• **Records to process**
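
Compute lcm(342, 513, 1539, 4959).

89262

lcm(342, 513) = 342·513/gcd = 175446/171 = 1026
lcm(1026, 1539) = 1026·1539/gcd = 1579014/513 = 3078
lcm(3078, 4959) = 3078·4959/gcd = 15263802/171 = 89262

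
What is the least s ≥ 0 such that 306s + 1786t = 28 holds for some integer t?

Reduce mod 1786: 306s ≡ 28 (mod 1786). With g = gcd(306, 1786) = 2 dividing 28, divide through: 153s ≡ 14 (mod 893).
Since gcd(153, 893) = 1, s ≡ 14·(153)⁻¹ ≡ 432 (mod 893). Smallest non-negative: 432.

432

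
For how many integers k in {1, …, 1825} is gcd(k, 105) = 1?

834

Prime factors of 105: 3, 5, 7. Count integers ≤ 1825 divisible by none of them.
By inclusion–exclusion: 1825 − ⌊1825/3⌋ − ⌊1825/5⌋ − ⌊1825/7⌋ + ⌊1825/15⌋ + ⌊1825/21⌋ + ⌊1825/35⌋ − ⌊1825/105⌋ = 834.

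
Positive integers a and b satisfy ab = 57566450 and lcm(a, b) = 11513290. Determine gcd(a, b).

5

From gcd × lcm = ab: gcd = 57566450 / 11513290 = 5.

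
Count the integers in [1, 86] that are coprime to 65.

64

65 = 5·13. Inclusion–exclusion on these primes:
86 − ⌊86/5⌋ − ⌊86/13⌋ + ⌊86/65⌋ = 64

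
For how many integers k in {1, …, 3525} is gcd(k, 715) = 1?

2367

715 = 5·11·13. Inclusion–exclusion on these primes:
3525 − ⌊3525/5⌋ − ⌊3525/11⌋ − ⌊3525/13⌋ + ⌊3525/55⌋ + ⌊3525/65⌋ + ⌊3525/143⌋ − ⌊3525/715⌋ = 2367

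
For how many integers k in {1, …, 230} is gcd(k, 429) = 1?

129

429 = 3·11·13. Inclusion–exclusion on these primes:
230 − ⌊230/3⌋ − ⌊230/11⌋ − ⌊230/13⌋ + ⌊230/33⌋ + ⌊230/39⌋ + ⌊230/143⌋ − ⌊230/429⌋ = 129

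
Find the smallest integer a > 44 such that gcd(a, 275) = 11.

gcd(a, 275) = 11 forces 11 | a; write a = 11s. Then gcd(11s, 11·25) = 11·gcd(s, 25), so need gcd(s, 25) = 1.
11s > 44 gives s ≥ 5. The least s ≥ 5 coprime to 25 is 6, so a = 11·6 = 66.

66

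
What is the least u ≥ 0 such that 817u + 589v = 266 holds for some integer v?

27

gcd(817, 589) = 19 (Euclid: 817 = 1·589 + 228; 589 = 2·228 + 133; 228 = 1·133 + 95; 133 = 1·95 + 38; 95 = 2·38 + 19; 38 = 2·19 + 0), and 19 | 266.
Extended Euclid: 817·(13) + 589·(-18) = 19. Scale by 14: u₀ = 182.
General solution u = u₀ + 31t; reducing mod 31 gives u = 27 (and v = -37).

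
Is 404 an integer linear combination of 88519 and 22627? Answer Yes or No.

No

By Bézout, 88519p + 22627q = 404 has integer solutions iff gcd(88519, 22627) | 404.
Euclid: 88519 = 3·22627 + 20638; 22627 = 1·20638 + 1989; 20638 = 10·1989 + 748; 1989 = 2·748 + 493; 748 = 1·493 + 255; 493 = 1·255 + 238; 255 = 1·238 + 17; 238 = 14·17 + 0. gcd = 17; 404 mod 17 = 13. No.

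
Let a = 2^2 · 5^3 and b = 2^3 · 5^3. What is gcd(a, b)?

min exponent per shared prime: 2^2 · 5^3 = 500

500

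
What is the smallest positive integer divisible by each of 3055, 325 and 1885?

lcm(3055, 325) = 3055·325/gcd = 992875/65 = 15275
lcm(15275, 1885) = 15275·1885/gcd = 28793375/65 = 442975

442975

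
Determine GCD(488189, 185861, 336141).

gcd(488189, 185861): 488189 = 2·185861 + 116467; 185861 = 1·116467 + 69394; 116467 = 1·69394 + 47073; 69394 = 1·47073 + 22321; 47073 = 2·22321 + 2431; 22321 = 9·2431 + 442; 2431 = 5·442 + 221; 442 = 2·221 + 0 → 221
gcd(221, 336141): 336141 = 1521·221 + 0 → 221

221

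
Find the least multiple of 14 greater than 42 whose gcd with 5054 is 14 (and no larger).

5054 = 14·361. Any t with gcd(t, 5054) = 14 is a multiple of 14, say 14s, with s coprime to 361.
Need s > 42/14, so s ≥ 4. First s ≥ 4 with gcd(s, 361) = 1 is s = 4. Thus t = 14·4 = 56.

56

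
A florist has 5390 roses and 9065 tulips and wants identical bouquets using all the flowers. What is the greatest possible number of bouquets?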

• **Task statement**
Look for the line with "Is 404 an integer" in the records above. Repeat it and each line after it exactly.

• **Exercise solution**
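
Is 404 an integer linear combination of 88519 and 22627? Answer Yes or No.

No

By Bézout, 88519p + 22627q = 404 has integer solutions iff gcd(88519, 22627) | 404.
Euclid: 88519 = 3·22627 + 20638; 22627 = 1·20638 + 1989; 20638 = 10·1989 + 748; 1989 = 2·748 + 493; 748 = 1·493 + 255; 493 = 1·255 + 238; 255 = 1·238 + 17; 238 = 14·17 + 0. gcd = 17; 404 mod 17 = 13. No.

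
Let a = 2^2 · 5^3 and b = 2^3 · 5^3. What is gcd(a, b)?

min exponent per shared prime: 2^2 · 5^3 = 500

500

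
What is the smallest positive integer divisible by each of 3055, 325 and 1885?

lcm(3055, 325) = 3055·325/gcd = 992875/65 = 15275
lcm(15275, 1885) = 15275·1885/gcd = 28793375/65 = 442975

442975

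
Determine GCD(488189, 185861, 336141).

gcd(488189, 185861): 488189 = 2·185861 + 116467; 185861 = 1·116467 + 69394; 116467 = 1·69394 + 47073; 69394 = 1·47073 + 22321; 47073 = 2·22321 + 2431; 22321 = 9·2431 + 442; 2431 = 5·442 + 221; 442 = 2·221 + 0 → 221
gcd(221, 336141): 336141 = 1521·221 + 0 → 221

221

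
Find the least multiple of 14 greater than 42 whose gcd with 5054 is 14 (and no larger).

5054 = 14·361. Any t with gcd(t, 5054) = 14 is a multiple of 14, say 14s, with s coprime to 361.
Need s > 42/14, so s ≥ 4. First s ≥ 4 with gcd(s, 361) = 1 is s = 4. Thus t = 14·4 = 56.

56

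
A florist has 5390 roses and 9065 tulips and wants identical bouquets using all the flowers. What is the greatest possible number of bouquets?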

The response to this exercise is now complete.